◆ What this task involves: Give an exact copy of the data that follows.

□ □ □ □

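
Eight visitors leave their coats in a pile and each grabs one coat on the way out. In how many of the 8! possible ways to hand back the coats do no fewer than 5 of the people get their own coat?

Sum C(8,i)·!(8-i) for i = 5..8:
  i=5: C(8,5)·!3 = 56·2 = 112
  i=6: C(8,6)·!2 = 28·1 = 28
  i=7: C(8,7)·!1 = 8·0 = 0
  i=8: C(8,8)·!0 = 1·1 = 1
Total = 141.

141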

□ □ □ □

◆ Solution for this task:
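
Eight visitors leave their coats in a pile and each grabs one coat on the way out. In how many of the 8! possible ways to hand back the coats do no fewer than 5 of the people get their own coat?

Sum C(8,i)·!(8-i) for i = 5..8:
  i=5: C(8,5)·!3 = 56·2 = 112
  i=6: C(8,6)·!2 = 28·1 = 28
  i=7: C(8,7)·!1 = 8·0 = 0
  i=8: C(8,8)·!0 = 1·1 = 1
Total = 141.

141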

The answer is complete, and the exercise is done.